Read the records and write them out again exactly.

Collected data entries:

* * *

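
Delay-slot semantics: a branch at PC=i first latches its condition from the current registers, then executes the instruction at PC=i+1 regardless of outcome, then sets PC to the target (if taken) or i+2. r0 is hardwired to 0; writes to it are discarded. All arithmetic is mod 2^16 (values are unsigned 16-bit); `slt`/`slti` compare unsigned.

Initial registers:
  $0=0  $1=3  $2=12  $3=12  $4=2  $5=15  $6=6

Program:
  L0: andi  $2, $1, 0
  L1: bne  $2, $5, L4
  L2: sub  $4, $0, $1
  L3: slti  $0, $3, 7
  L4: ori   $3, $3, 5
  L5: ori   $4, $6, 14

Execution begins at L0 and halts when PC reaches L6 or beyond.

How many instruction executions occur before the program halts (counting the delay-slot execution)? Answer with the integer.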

* * *

* _WORKED SOLUTION_
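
Delay-slot semantics: a branch at PC=i first latches its condition from the current registers, then executes the instruction at PC=i+1 regardless of outcome, then sets PC to the target (if taken) or i+2. r0 is hardwired to 0; writes to it are discarded. All arithmetic is mod 2^16 (values are unsigned 16-bit); `slt`/`slti` compare unsigned.

Initial registers:
  $0=0  $1=3  $2=12  $3=12  $4=2  $5=15  $6=6

Program:
  L0: andi  $2, $1, 0
  L1: bne  $2, $5, L4
  L2: sub  $4, $0, $1
  L3: slti  $0, $3, 7
  L4: ori   $3, $3, 5
  L5: ori   $4, $6, 14

Execution begins at L0 and halts when PC reaches L6 or beyond.

How many instruction executions occur before the program halts (counting the delay-slot execution)? Answer with the integer.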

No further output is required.